SUPPLIED MATERIAL:
- - - - - - -

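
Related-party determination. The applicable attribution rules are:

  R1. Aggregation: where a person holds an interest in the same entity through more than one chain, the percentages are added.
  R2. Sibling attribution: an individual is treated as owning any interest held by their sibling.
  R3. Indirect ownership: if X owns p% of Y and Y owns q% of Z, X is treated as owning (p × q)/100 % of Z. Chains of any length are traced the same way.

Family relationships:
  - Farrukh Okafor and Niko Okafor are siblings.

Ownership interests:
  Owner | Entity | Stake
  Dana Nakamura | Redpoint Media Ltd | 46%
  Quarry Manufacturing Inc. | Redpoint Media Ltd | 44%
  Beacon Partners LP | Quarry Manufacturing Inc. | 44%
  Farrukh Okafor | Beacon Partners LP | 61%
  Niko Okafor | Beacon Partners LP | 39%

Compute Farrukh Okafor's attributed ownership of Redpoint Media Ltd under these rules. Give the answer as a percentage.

By sibling attribution (R2), Farrukh Okafor is treated as also owning Niko Okafor's interest in Beacon Partners LP, giving 61% + 39% = 100%.
Chain via Beacon Partners LP → Quarry Manufacturing Inc. (R3): 100% × 44% × 44% = 19.36% of Redpoint Media Ltd.

19.36%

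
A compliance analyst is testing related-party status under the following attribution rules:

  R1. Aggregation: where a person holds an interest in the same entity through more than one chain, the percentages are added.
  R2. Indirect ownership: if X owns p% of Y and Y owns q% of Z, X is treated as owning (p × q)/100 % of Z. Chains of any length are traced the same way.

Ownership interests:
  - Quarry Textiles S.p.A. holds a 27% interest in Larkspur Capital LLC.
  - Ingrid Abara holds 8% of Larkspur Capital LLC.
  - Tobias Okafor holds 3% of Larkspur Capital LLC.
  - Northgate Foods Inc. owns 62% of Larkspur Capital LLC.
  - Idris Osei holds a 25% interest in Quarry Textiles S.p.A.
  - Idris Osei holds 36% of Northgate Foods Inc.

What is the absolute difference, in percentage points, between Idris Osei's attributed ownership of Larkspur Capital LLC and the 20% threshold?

Chain via Northgate Foods Inc. (R2): 36% × 62% = 22.32% of Larkspur Capital LLC.
Chain via Quarry Textiles S.p.A. (R2): 25% × 27% = 6.75% of Larkspur Capital LLC.
Aggregating (R1): 22.32% + 6.75% = 29.07%.
29.07% exceeds the 20% threshold by 9.07 percentage points.

9.07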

- - - - - - -

WORK REQUIRED: Could you set down, word for word, only the lines above from the line with "Beacon Partners LP | Quarry" to the line with "- Northgate Foods", including both?

RESULT OF THIS TASK:
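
  Beacon Partners LP | Quarry Manufacturing Inc. | 44%
  Farrukh Okafor | Beacon Partners LP | 61%
  Niko Okafor | Beacon Partners LP | 39%

Compute Farrukh Okafor's attributed ownership of Redpoint Media Ltd under these rules. Give the answer as a percentage.

By sibling attribution (R2), Farrukh Okafor is treated as also owning Niko Okafor's interest in Beacon Partners LP, giving 61% + 39% = 100%.
Chain via Beacon Partners LP → Quarry Manufacturing Inc. (R3): 100% × 44% × 44% = 19.36% of Redpoint Media Ltd.

19.36%

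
A compliance analyst is testing related-party status under the following attribution rules:

  R1. Aggregation: where a person holds an interest in the same entity through more than one chain, the percentages are added.
  R2. Indirect ownership: if X owns p% of Y and Y owns q% of Z, X is treated as owning (p × q)/100 % of Z. Chains of any length are traced the same way.

Ownership interests:
  - Quarry Textiles S.p.A. holds a 27% interest in Larkspur Capital LLC.
  - Ingrid Abara holds 8% of Larkspur Capital LLC.
  - Tobias Okafor holds 3% of Larkspur Capital LLC.
  - Northgate Foods Inc. owns 62% of Larkspur Capital LLC.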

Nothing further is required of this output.